■ YOUR INSTRUCTIONS
For the word "Current", search the records and show each line in which it occurs.

EXERCISE MATERIALS Start Marker

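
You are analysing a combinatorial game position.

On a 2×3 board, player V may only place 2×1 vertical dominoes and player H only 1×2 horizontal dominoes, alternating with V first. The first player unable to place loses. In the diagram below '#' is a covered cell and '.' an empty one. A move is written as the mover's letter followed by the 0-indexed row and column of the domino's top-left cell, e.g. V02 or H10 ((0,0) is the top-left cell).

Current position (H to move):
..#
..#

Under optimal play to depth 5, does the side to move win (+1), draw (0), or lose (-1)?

ply 1, H at ..#/..# | H00=+1→###/..#*; H10=+1→..#/###
ply 2: ###/..# is terminal -1 (V); from ..#/..# depth 5

value(..#/..#, H) = +1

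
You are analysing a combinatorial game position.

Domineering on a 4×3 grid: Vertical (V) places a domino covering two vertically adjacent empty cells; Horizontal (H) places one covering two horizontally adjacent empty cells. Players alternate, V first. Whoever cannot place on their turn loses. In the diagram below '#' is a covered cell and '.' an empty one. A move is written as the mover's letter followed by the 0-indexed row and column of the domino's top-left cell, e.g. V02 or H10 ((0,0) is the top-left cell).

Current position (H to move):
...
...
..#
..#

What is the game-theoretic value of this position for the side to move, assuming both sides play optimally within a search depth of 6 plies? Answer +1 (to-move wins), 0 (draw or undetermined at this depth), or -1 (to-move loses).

ply 1, H at .../.../..#/..# | H00=-1→##./.../..#/..#*; H01=-1→.##/.../..#/..#; H10=-1→.../##./..#/..#; H11=-1→.../.##/..#/..#; H20=-1→.../.../###/..#; H30=-1→.../.../..#/###
ply 2, V at ##./.../..#/..# | V02=-1→###/..#/..#/..#; V10=+1→##./#../#.#/..#*; V11=+1→##./.#./.##/..#; V20=+1→##./.../#.#/#.#; V21=+1→##./.../.##/.##
ply 3, H at ##./#../#.#/..# | H11=-1→##./###/#.#/..#*; H30=-1→##./#../#.#/###
ply 4, V at ##./###/#.#/..# | V21=+1→##./###/###/.##*
ply 5: ##./###/###/.## is terminal -1 (H); from .../.../..#/..# depth 6

value(.../.../..#/..#, H) = -1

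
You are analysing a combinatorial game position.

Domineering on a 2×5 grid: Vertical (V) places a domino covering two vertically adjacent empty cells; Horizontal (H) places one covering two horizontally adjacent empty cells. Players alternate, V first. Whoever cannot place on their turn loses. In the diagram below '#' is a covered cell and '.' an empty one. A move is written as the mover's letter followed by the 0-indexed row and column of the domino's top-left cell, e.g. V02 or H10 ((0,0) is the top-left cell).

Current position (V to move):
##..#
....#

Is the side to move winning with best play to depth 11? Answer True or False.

p1 V@[##..#/....#]: V02[###.#/..#.#]+1* V03[##.##/...##]-1
p2 H@[###.#/..#.#]: H10[###.#/###.#]-1*
p3 V@[###.#/###.#]: V03[#####/#####]+1*
p4 H@[#####/#####] terminal -1; root [##..#/....#] d11

V winning at [##..#/....#]: True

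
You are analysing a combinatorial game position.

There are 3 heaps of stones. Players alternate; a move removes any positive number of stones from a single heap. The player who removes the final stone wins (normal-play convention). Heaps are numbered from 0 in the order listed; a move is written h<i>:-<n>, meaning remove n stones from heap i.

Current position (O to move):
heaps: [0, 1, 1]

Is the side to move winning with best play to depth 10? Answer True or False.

p1 O@[(0,1,1)]: h1:-1[(0,0,1)]-1* h2:-1[(0,1,0)]-1
p2 X@[(0,0,1)]: h2:-1[(0,0,0)]+1*
p3 O@[(0,0,0)] terminal -1; root [(0,1,1)] d10

O winning at [(0,1,1)]: False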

EXERCISE MATERIALS End Marker

■ THE COMPLETED TASK
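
Current position (H to move):
Current position (H to move):
Current position (V to move):
Current position (O to move):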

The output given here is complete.